# Problem to solve
All records below are to be repeated precisely, with nothing added.

- - - -

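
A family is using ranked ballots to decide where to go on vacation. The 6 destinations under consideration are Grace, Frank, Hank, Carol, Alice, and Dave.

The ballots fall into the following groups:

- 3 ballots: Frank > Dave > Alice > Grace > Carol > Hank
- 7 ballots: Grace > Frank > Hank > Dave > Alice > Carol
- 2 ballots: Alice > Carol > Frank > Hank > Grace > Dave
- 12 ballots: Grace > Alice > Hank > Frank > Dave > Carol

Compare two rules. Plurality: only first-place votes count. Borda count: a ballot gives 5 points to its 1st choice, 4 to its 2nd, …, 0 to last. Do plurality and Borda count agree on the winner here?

Yes

Plurality first-place counts: Grace 19, Frank 3, Hank 0, Carol 0, Alice 2, Dave 0 → Grace.
Borda totals: Grace 103, Frank 73, Hank 61, Carol 11, Alice 74, Dave 38 → Grace.
The two rules agree on Grace.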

- - - -

# Written reply
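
A family is using ranked ballots to decide where to go on vacation. The 6 destinations under consideration are Grace, Frank, Hank, Carol, Alice, and Dave.

The ballots fall into the following groups:

- 3 ballots: Frank > Dave > Alice > Grace > Carol > Hank
- 7 ballots: Grace > Frank > Hank > Dave > Alice > Carol
- 2 ballots: Alice > Carol > Frank > Hank > Grace > Dave
- 12 ballots: Grace > Alice > Hank > Frank > Dave > Carol

Compare two rules. Plurality: only first-place votes count. Borda count: a ballot gives 5 points to its 1st choice, 4 to its 2nd, …, 0 to last. Do plurality and Borda count agree on the winner here?

Yes

Plurality first-place counts: Grace 19, Frank 3, Hank 0, Carol 0, Alice 2, Dave 0 → Grace.
Borda totals: Grace 103, Frank 73, Hank 61, Carol 11, Alice 74, Dave 38 → Grace.
The two rules agree on Grace.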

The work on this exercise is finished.